### TASK
Your answer must be every line below, repeated exactly.
○ ○ ○ ○
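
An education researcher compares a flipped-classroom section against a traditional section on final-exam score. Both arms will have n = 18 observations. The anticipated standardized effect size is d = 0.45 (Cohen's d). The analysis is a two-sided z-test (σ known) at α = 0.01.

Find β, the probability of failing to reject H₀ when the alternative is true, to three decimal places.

β ≈ 0.890

Noncentrality parameter: λ = d·√(n/2) = 0.45 × √(18/2) = 1.3500
Critical value for a two-sided test at α = 0.01: z_{α/2} = 2.576.
Power = Φ(λ − 2.576) + Φ(−λ − 2.576) = Φ(-1.226) + Φ(-3.926) = 0.1101 + 0.0000 = 0.1102.
Type II error: β = 1 − power = 1 − 0.1102 = 0.8898.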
○ ○ ○ ○
### COMPLETED EXERCISE
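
An education researcher compares a flipped-classroom section against a traditional section on final-exam score. Both arms will have n = 18 observations. The anticipated standardized effect size is d = 0.45 (Cohen's d). The analysis is a two-sided z-test (σ known) at α = 0.01.

Find β, the probability of failing to reject H₀ when the alternative is true, to three decimal places.

β ≈ 0.890

Noncentrality parameter: λ = d·√(n/2) = 0.45 × √(18/2) = 1.3500
Critical value for a two-sided test at α = 0.01: z_{α/2} = 2.576.
Power = Φ(λ − 2.576) + Φ(−λ − 2.576) = Φ(-1.226) + Φ(-3.926) = 0.1101 + 0.0000 = 0.1102.
Type II error: β = 1 − power = 1 − 0.1102 = 0.8898.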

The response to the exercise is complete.